» **ASSIGNMENT**: Look through the material beneath and copy each line with the word "added".

------------------------

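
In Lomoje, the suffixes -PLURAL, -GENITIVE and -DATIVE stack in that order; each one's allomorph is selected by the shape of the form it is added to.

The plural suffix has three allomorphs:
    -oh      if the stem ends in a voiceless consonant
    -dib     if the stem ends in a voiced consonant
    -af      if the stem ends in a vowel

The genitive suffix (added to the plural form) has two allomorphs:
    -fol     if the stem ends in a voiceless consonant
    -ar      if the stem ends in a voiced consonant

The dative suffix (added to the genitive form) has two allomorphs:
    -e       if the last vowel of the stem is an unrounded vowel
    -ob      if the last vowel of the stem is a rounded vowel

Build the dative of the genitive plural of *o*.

Since the final sound of *o* is /o/ (a vowel), it takes -af, giving *oaf*.
The final consonant of the plural form *oaf* is /f/, which is voiceless, so the genitive suffix is -fol, giving *oaffol*.
The last vowel of the genitive form *oaffol* is /o/, which is a rounded vowel, so the dative suffix is -ob, giving *oaffolob*.

oaffolob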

------------------------

» **OUTPUT BELOW**:
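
In Lomoje, the suffixes -PLURAL, -GENITIVE and -DATIVE stack in that order; each one's allomorph is selected by the shape of the form it is added to.
The genitive suffix (added to the plural form) has two allomorphs:
The dative suffix (added to the genitive form) has two allomorphs: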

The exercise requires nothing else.